Task objective. Give the data again in full, exactly as written below.

Extracted material.
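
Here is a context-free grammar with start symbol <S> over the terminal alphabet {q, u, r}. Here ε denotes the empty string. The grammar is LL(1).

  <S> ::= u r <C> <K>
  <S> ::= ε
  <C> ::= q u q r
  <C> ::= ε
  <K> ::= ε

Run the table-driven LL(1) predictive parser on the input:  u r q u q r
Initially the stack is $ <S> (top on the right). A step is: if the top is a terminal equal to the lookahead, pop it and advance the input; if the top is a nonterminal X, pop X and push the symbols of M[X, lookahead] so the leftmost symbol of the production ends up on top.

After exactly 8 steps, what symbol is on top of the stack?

     Stack          Input          Action
  1  $ <S>          u r q u q r $  expand <S> ::= u r <C> <K>
  2  $ <K> <C> r u  u r q u q r $  match u
  3  $ <K> <C> r    r q u q r $    match r
  4  $ <K> <C>      q u q r $      expand <C> ::= q u q r
  5  $ <K> r q u q  q u q r $      match q
  6  $ <K> r q u    u q r $        match u
  7  $ <K> r q      q r $          match q
  8  $ <K> r        r $            match r
Stack after step 8: $ <K> (top = <K>).

<K>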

Task response.
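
Here is a context-free grammar with start symbol <S> over the terminal alphabet {q, u, r}. Here ε denotes the empty string. The grammar is LL(1).

  <S> ::= u r <C> <K>
  <S> ::= ε
  <C> ::= q u q r
  <C> ::= ε
  <K> ::= ε

Run the table-driven LL(1) predictive parser on the input:  u r q u q r
Initially the stack is $ <S> (top on the right). A step is: if the top is a terminal equal to the lookahead, pop it and advance the input; if the top is a nonterminal X, pop X and push the symbols of M[X, lookahead] so the leftmost symbol of the production ends up on top.

After exactly 8 steps, what symbol is on top of the stack?

     Stack          Input          Action
  1  $ <S>          u r q u q r $  expand <S> ::= u r <C> <K>
  2  $ <K> <C> r u  u r q u q r $  match u
  3  $ <K> <C> r    r q u q r $    match r
  4  $ <K> <C>      q u q r $      expand <C> ::= q u q r
  5  $ <K> r q u q  q u q r $      match q
  6  $ <K> r q u    u q r $        match u
  7  $ <K> r q      q r $          match q
  8  $ <K> r        r $            match r
Stack after step 8: $ <K> (top = <K>).

<K>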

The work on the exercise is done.